◆ **Action item**
Repeat each record below exactly as given.

◆ **Given information**
= = = = = = =
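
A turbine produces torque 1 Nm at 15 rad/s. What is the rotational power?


Given: tau = 1 Nm, omega = 15 rad/s
Using P = tau * omega
P = 1 * 15
P = 15 W

15 W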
= = = = = = =
◆ **Solved exercise**
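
A turbine produces torque 1 Nm at 15 rad/s. What is the rotational power?


Given: tau = 1 Nm, omega = 15 rad/s
Using P = tau * omega
P = 1 * 15
P = 15 W

15 W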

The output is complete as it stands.